WHAT IS EXPECTED
The answer must consist of the entries, copied exactly and in full.

=== RECORDS FOR THIS EXERCISE ===

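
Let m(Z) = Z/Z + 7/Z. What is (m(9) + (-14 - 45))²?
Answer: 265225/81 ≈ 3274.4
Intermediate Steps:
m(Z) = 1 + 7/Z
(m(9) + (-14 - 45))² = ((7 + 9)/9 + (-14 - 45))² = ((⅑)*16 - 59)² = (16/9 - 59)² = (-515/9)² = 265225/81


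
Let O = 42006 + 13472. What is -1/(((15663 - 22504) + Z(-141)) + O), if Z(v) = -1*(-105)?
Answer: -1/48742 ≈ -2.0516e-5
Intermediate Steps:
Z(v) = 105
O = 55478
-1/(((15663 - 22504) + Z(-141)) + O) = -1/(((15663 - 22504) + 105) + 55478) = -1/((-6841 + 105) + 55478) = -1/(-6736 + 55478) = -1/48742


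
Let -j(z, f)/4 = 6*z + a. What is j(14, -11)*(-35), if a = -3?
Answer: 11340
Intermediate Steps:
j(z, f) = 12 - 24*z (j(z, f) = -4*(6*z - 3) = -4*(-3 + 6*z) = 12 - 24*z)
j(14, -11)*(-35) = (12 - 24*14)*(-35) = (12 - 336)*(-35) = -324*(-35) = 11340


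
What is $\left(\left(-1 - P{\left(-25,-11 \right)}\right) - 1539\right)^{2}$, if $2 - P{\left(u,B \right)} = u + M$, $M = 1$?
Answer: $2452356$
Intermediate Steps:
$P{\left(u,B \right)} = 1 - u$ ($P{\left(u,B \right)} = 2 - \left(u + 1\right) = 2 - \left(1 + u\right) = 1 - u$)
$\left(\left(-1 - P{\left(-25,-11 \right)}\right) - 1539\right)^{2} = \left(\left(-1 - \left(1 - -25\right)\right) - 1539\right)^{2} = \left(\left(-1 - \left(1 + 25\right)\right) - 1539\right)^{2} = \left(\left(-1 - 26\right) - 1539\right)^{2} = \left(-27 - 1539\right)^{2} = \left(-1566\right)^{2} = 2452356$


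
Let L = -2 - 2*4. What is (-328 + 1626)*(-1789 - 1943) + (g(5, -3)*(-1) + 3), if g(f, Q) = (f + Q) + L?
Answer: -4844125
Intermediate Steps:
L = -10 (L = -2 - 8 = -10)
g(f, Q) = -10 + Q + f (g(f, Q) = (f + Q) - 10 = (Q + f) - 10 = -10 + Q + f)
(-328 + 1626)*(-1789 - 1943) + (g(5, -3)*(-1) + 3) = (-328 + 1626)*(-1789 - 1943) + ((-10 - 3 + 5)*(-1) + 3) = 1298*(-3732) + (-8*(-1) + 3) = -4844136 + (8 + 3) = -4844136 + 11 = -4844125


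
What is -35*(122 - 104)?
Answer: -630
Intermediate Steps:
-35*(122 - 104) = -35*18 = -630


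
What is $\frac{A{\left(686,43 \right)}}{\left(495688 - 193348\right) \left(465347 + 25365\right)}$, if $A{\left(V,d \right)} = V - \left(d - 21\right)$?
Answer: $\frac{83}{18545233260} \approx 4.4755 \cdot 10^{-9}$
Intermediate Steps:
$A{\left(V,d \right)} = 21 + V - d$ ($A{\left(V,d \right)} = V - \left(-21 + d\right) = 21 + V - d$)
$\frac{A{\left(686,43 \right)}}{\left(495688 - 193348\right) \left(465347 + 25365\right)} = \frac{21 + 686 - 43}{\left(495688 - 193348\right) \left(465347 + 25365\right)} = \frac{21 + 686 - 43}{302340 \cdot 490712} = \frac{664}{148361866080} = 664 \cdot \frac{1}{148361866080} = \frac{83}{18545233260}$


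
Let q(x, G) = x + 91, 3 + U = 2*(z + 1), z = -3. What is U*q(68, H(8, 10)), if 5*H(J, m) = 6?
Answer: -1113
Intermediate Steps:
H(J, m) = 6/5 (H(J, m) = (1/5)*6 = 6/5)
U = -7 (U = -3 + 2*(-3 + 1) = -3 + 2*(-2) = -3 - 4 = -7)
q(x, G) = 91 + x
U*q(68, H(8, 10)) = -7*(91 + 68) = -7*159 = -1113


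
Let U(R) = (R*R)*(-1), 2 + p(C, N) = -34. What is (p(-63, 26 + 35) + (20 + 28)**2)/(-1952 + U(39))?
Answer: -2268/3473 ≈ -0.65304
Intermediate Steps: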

===

COMPLETED TASK
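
Let m(Z) = Z/Z + 7/Z. What is (m(9) + (-14 - 45))²?
Answer: 265225/81 ≈ 3274.4
Intermediate Steps:
m(Z) = 1 + 7/Z
(m(9) + (-14 - 45))² = ((7 + 9)/9 + (-14 - 45))² = ((⅑)*16 - 59)² = (16/9 - 59)² = (-515/9)² = 265225/81


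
Let O = 42006 + 13472. What is -1/(((15663 - 22504) + Z(-141)) + O), if Z(v) = -1*(-105)?
Answer: -1/48742 ≈ -2.0516e-5
Intermediate Steps:
Z(v) = 105
O = 55478
-1/(((15663 - 22504) + Z(-141)) + O) = -1/(((15663 - 22504) + 105) + 55478) = -1/((-6841 + 105) + 55478) = -1/(-6736 + 55478) = -1/48742


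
Let -j(z, f)/4 = 6*z + a. What is j(14, -11)*(-35), if a = -3?
Answer: 11340
Intermediate Steps:
j(z, f) = 12 - 24*z (j(z, f) = -4*(6*z - 3) = -4*(-3 + 6*z) = 12 - 24*z)
j(14, -11)*(-35) = (12 - 24*14)*(-35) = (12 - 336)*(-35) = -324*(-35) = 11340


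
What is $\left(\left(-1 - P{\left(-25,-11 \right)}\right) - 1539\right)^{2}$, if $2 - P{\left(u,B \right)} = u + M$, $M = 1$?
Answer: $2452356$
Intermediate Steps:
$P{\left(u,B \right)} = 1 - u$ ($P{\left(u,B \right)} = 2 - \left(u + 1\right) = 2 - \left(1 + u\right) = 1 - u$)
$\left(\left(-1 - P{\left(-25,-11 \right)}\right) - 1539\right)^{2} = \left(\left(-1 - \left(1 - -25\right)\right) - 1539\right)^{2} = \left(\left(-1 - \left(1 + 25\right)\right) - 1539\right)^{2} = \left(\left(-1 - 26\right) - 1539\right)^{2} = \left(-27 - 1539\right)^{2} = \left(-1566\right)^{2} = 2452356$


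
Let L = -2 - 2*4. What is (-328 + 1626)*(-1789 - 1943) + (g(5, -3)*(-1) + 3), if g(f, Q) = (f + Q) + L?
Answer: -4844125
Intermediate Steps:
L = -10 (L = -2 - 8 = -10)
g(f, Q) = -10 + Q + f (g(f, Q) = (f + Q) - 10 = (Q + f) - 10 = -10 + Q + f)
(-328 + 1626)*(-1789 - 1943) + (g(5, -3)*(-1) + 3) = (-328 + 1626)*(-1789 - 1943) + ((-10 - 3 + 5)*(-1) + 3) = 1298*(-3732) + (-8*(-1) + 3) = -4844136 + (8 + 3) = -4844136 + 11 = -4844125


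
What is -35*(122 - 104)?
Answer: -630
Intermediate Steps:
-35*(122 - 104) = -35*18 = -630


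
What is $\frac{A{\left(686,43 \right)}}{\left(495688 - 193348\right) \left(465347 + 25365\right)}$, if $A{\left(V,d \right)} = V - \left(d - 21\right)$?
Answer: $\frac{83}{18545233260} \approx 4.4755 \cdot 10^{-9}$
Intermediate Steps:
$A{\left(V,d \right)} = 21 + V - d$ ($A{\left(V,d \right)} = V - \left(-21 + d\right) = 21 + V - d$)
$\frac{A{\left(686,43 \right)}}{\left(495688 - 193348\right) \left(465347 + 25365\right)} = \frac{21 + 686 - 43}{\left(495688 - 193348\right) \left(465347 + 25365\right)} = \frac{21 + 686 - 43}{302340 \cdot 490712} = \frac{664}{148361866080} = 664 \cdot \frac{1}{148361866080} = \frac{83}{18545233260}$


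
Let q(x, G) = x + 91, 3 + U = 2*(z + 1), z = -3. What is U*q(68, H(8, 10)), if 5*H(J, m) = 6?
Answer: -1113
Intermediate Steps:
H(J, m) = 6/5 (H(J, m) = (1/5)*6 = 6/5)
U = -7 (U = -3 + 2*(-3 + 1) = -3 + 2*(-2) = -3 - 4 = -7)
q(x, G) = 91 + x
U*q(68, H(8, 10)) = -7*(91 + 68) = -7*159 = -1113


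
Let U(R) = (R*R)*(-1), 2 + p(C, N) = -34. What is (p(-63, 26 + 35) + (20 + 28)**2)/(-1952 + U(39))?
Answer: -2268/3473 ≈ -0.65304
Intermediate Steps: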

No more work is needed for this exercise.